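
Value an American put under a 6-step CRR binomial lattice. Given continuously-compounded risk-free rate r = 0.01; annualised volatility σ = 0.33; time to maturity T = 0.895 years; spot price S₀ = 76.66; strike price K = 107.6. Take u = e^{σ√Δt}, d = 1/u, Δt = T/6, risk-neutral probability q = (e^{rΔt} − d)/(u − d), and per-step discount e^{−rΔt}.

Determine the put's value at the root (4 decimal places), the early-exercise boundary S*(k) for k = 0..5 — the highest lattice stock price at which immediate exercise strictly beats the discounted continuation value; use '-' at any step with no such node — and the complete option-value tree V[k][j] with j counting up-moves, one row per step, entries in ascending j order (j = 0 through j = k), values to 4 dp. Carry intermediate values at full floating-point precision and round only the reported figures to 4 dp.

params: Δt=0.14917 u=1.13593 d=0.88033 q=0.47402 e^(-rΔt)=0.99851
t_6 payoffs: 71.9174 61.5573 48.1893 30.9400 8.6825 0.0000 0.0000
t_5: node(5,0) S=40.5330 payoff=67.0670 vs cont=66.9067 → 67.0670 [stop]  node(5,1) S=52.3013 payoff=55.2987 vs cont=55.1383 → 55.2987 [stop]  node(5,2) S=67.4865 payoff=40.1135 vs cont=39.9531 → 40.1135 [stop]  node(5,3) S=87.0805 payoff=20.5195 vs cont=20.3591 → 20.5195 [stop]  node(5,4) S=112.3635 payoff=0.0000 vs cont=4.5600 → 4.5600 [wait]  node(5,5) S=144.9871 payoff=0.0000 vs cont=0.0000 → 0.0000 [wait]  ⇒ S*(5)=87.0805
t_4: node(4,0) S=46.0427 payoff=61.5573 vs cont=61.3970 → 61.5573 [stop]  node(4,1) S=59.4107 payoff=48.1893 vs cont=48.0289 → 48.1893 [stop]  node(4,2) S=76.6600 payoff=30.9400 vs cont=30.7796 → 30.9400 [stop]  node(4,3) S=98.9175 payoff=8.6825 vs cont=12.9351 → 12.9351 [wait]  node(4,4) S=127.6372 payoff=0.0000 vs cont=2.3949 → 2.3949 [wait]  ⇒ S*(4)=76.6600
t_3: node(3,0) S=52.3013 payoff=55.2987 vs cont=55.1383 → 55.2987 [stop]  node(3,1) S=67.4865 payoff=40.1135 vs cont=39.9531 → 40.1135 [stop]  node(3,2) S=87.0805 payoff=20.5195 vs cont=22.3719 → 22.3719 [wait]  node(3,3) S=112.3635 payoff=0.0000 vs cont=7.9270 → 7.9270 [wait]  ⇒ S*(3)=67.4865
t_2: node(2,0) S=59.4107 payoff=48.1893 vs cont=48.0289 → 48.1893 [stop]  node(2,1) S=76.6600 payoff=30.9400 vs cont=31.6564 → 31.6564 [wait]  node(2,2) S=98.9175 payoff=8.6825 vs cont=15.5016 → 15.5016 [wait]  ⇒ S*(2)=59.4107
t_1: node(1,0) S=67.4865 payoff=40.1135 vs cont=40.2922 → 40.2922 [wait]  node(1,1) S=87.0805 payoff=20.5195 vs cont=23.9629 → 23.9629 [wait]  ⇒ S*(1)=-
t_0: node(0,0) S=76.6600 payoff=30.9400 vs cont=32.5033 → 32.5033 [wait]  ⇒ S*(0)=-

price = 32.5033
boundary = - - 59.4107 67.4865 76.6600 87.0805
tree:
32.5033
40.2922 23.9629
48.1893 31.6564 15.5016
55.2987 40.1135 22.3719 7.9270
61.5573 48.1893 30.9400 12.9351 2.3949
67.0670 55.2987 40.1135 20.5195 4.5600 0.0000
71.9174 61.5573 48.1893 30.9400 8.6825 0.0000 0.0000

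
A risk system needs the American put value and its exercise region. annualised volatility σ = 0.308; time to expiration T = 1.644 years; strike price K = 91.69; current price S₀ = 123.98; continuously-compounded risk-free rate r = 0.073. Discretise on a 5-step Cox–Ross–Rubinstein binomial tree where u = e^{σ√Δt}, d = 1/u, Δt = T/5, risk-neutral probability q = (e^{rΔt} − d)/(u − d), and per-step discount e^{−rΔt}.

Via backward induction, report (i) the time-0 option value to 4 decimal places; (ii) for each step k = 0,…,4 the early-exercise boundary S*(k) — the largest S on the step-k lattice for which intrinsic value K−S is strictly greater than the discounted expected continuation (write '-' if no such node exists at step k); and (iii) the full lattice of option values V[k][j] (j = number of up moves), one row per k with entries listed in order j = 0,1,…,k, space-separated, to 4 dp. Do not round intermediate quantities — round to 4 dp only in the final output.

price = 3.2077
boundary = - - - 72.9875 61.1713
tree:
3.2077
5.9496 0.8694
10.7487 1.8724 0.0000
18.7025 4.0325 0.0000 0.0000
30.5187 8.6843 0.0000 0.0000 0.0000
40.4220 18.7025 0.0000 0.0000 0.0000 0.0000

Δt=0.32880  u=1.19317  d=0.83811  q=0.52438  discount=0.97628
step 5 (expiry): payoffs max(K−S,0) = 40.4220 18.7025 0.0000 0.0000 0.0000 0.0000
step 4: (k=4,j=0): S=61.1713, (K−S)⁺=30.5187, hold=28.3441 ⇒ V=30.5187 exercise | (k=4,j=1): S=87.0863, (K−S)⁺=4.6037, hold=8.6843 ⇒ V=8.6843 continue | (k=4,j=2): S=123.9800, (K−S)⁺=0.0000, hold=0.0000 ⇒ V=0.0000 continue | (k=4,j=3): S=176.5036, (K−S)⁺=0.0000, hold=0.0000 ⇒ V=0.0000 continue | (k=4,j=4): S=251.2786, (K−S)⁺=0.0000, hold=0.0000 ⇒ V=0.0000 continue  boundary S*=61.1713
step 3: (k=3,j=0): S=72.9875, (K−S)⁺=18.7025, hold=18.6169 ⇒ V=18.7025 exercise | (k=3,j=1): S=103.9084, (K−S)⁺=0.0000, hold=4.0325 ⇒ V=4.0325 continue | (k=3,j=2): S=147.9288, (K−S)⁺=0.0000, hold=0.0000 ⇒ V=0.0000 continue | (k=3,j=3): S=210.5982, (K−S)⁺=0.0000, hold=0.0000 ⇒ V=0.0000 continue  boundary S*=72.9875
step 2: (k=2,j=0): S=87.0863, (K−S)⁺=4.6037, hold=10.7487 ⇒ V=10.7487 continue | (k=2,j=1): S=123.9800, (K−S)⁺=0.0000, hold=1.8724 ⇒ V=1.8724 continue | (k=2,j=2): S=176.5036, (K−S)⁺=0.0000, hold=0.0000 ⇒ V=0.0000 continue  boundary S*=-
step 1: (k=1,j=0): S=103.9084, (K−S)⁺=0.0000, hold=5.9496 ⇒ V=5.9496 continue | (k=1,j=1): S=147.9288, (K−S)⁺=0.0000, hold=0.8694 ⇒ V=0.8694 continue  boundary S*=-
step 0: (k=0,j=0): S=123.9800, (K−S)⁺=0.0000, hold=3.2077 ⇒ V=3.2077 continue  boundary S*=-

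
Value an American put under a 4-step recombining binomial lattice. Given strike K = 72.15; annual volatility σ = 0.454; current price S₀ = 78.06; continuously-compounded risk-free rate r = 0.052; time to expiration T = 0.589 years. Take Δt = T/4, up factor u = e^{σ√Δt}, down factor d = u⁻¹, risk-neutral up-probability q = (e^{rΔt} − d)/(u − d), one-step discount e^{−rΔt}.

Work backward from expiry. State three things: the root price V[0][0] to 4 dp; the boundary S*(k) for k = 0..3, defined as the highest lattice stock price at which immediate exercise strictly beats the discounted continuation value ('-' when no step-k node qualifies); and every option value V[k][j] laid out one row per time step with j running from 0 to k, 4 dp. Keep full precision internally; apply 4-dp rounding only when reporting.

price = 6.9525
boundary = - - - 46.2858
tree:
6.9525
11.2652 2.3640
17.5765 4.5679 0.0000
25.8642 8.8265 0.0000 0.0000
33.2645 17.0555 0.0000 0.0000 0.0000

Δt=0.14725, u=1.19031, d=0.84012, q=0.47851, disc=e^(-rΔt)=0.99237
k=4 terminal: V=max(K-S,0) → 33.2645 17.0555 0.0000 0.0000 0.0000
k=3: j=0 S=46.2858 intr=25.8642 cont=25.3139 V=25.8642[EX]; j=1 S=65.5795 intr=6.5705 cont=8.8265 V=8.8265[hold]; j=2 S=92.9156 intr=0.0000 cont=0.0000 V=0.0000[hold]; j=3 S=131.6465 intr=0.0000 cont=0.0000 V=0.0000[hold]  S*(3)=46.2858
k=2: j=0 S=55.0945 intr=17.0555 cont=17.5765 V=17.5765[hold]; j=1 S=78.0600 intr=0.0000 cont=4.5679 V=4.5679[hold]; j=2 S=110.5985 intr=0.0000 cont=0.0000 V=0.0000[hold]  S*(2)=-
k=1: j=0 S=65.5795 intr=6.5705 cont=11.2652 V=11.2652[hold]; j=1 S=92.9156 intr=0.0000 cont=2.3640 V=2.3640[hold]  S*(1)=-
k=0: j=0 S=78.0600 intr=0.0000 cont=6.9525 V=6.9525[hold]  S*(0)=-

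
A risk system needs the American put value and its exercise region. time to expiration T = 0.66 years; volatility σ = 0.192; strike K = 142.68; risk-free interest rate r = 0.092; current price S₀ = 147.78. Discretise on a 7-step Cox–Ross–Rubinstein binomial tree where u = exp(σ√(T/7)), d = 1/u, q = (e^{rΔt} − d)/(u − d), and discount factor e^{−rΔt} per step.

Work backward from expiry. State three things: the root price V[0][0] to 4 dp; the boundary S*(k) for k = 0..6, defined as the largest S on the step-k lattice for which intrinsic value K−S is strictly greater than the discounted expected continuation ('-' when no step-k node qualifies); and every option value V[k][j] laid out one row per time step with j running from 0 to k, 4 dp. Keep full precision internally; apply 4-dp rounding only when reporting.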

Goal of the exercise =>
Take from the entries every line that has the string "binomial".

Exercise output =>
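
Value an American put under a 6-step CRR binomial lattice. Given continuously-compounded risk-free rate r = 0.01; annualised volatility σ = 0.33; time to maturity T = 0.895 years; spot price S₀ = 76.66; strike price K = 107.6. Take u = e^{σ√Δt}, d = 1/u, Δt = T/6, risk-neutral probability q = (e^{rΔt} − d)/(u − d), and per-step discount e^{−rΔt}.
A risk system needs the American put value and its exercise region. annualised volatility σ = 0.308; time to expiration T = 1.644 years; strike price K = 91.69; current price S₀ = 123.98; continuously-compounded risk-free rate r = 0.073. Discretise on a 5-step Cox–Ross–Rubinstein binomial tree where u = e^{σ√Δt}, d = 1/u, Δt = T/5, risk-neutral probability q = (e^{rΔt} − d)/(u − d), and per-step discount e^{−rΔt}.
Value an American put under a 4-step recombining binomial lattice. Given strike K = 72.15; annual volatility σ = 0.454; current price S₀ = 78.06; continuously-compounded risk-free rate r = 0.052; time to expiration T = 0.589 years. Take Δt = T/4, up factor u = e^{σ√Δt}, down factor d = u⁻¹, risk-neutral up-probability q = (e^{rΔt} − d)/(u − d), one-step discount e^{−rΔt}.
A risk system needs the American put value and its exercise region. time to expiration T = 0.66 years; volatility σ = 0.192; strike K = 142.68; risk-free interest rate r = 0.092; current price S₀ = 147.78. Discretise on a 7-step Cox–Ross–Rubinstein binomial tree where u = exp(σ√(T/7)), d = 1/u, q = (e^{rΔt} − d)/(u − d), and discount factor e^{−rΔt} per step.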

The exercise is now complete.